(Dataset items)
+ + + +

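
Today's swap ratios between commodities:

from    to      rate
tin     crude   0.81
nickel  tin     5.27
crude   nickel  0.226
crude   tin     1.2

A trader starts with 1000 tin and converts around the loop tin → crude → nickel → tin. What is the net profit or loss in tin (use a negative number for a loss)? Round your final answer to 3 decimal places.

-35.274

1000 tin × 0.81 = 810 crude
810 crude × 0.226 = 183.06 nickel
183.06 nickel × 5.27 = 964.7262 tin
Net change: 964.7262 − 1000 = -35.2738 tin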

+ + + +

• _About this exercise_: Retype all the data verbatim.

• _Written response_:
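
Today's swap ratios between commodities:

from    to      rate
tin     crude   0.81
nickel  tin     5.27
crude   nickel  0.226
crude   tin     1.2

A trader starts with 1000 tin and converts around the loop tin → crude → nickel → tin. What is the net profit or loss in tin (use a negative number for a loss)? Round your final answer to 3 decimal places.

-35.274

1000 tin × 0.81 = 810 crude
810 crude × 0.226 = 183.06 nickel
183.06 nickel × 5.27 = 964.7262 tin
Net change: 964.7262 − 1000 = -35.2738 tin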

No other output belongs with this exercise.